WORK INSTRUCTIONS: Print the listing once more, exactly as it stands.

ENTRIES SUPPLIED:
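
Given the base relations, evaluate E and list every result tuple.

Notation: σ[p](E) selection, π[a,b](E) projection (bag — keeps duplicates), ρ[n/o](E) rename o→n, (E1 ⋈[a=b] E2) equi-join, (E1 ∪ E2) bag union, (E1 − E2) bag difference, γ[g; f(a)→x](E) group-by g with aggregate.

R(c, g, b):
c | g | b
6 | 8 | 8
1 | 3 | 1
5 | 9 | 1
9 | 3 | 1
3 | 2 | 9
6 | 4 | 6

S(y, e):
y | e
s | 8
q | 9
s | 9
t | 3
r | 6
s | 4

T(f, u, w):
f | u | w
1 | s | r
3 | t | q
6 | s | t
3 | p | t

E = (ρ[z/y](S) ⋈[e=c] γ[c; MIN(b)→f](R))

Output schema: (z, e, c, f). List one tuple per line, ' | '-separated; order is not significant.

Row counts bottom-up:
  S → 6
  ρ[z/y](S) → 6
  R → 6
  γ[c; MIN(b)→f](R) → 5
  (ρ[z/y](S) ⋈[e=c] γ[c; MIN(b)→f](R)) → 4

== RESULT ==
z | e | c | f
q | 9 | 9 | 1
r | 6 | 6 | 6
s | 9 | 9 | 1
t | 3 | 3 | 9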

RESPONSE AREA:
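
Given the base relations, evaluate E and list every result tuple.

Notation: σ[p](E) selection, π[a,b](E) projection (bag — keeps duplicates), ρ[n/o](E) rename o→n, (E1 ⋈[a=b] E2) equi-join, (E1 ∪ E2) bag union, (E1 − E2) bag difference, γ[g; f(a)→x](E) group-by g with aggregate.

R(c, g, b):
c | g | b
6 | 8 | 8
1 | 3 | 1
5 | 9 | 1
9 | 3 | 1
3 | 2 | 9
6 | 4 | 6

S(y, e):
y | e
s | 8
q | 9
s | 9
t | 3
r | 6
s | 4

T(f, u, w):
f | u | w
1 | s | r
3 | t | q
6 | s | t
3 | p | t

E = (ρ[z/y](S) ⋈[e=c] γ[c; MIN(b)→f](R))

Output schema: (z, e, c, f). List one tuple per line, ' | '-separated; order is not significant.

Row counts bottom-up:
  S → 6
  ρ[z/y](S) → 6
  R → 6
  γ[c; MIN(b)→f](R) → 5
  (ρ[z/y](S) ⋈[e=c] γ[c; MIN(b)→f](R)) → 4

== RESULT ==
z | e | c | f
q | 9 | 9 | 1
r | 6 | 6 | 6
s | 9 | 9 | 1
t | 3 | 3 | 9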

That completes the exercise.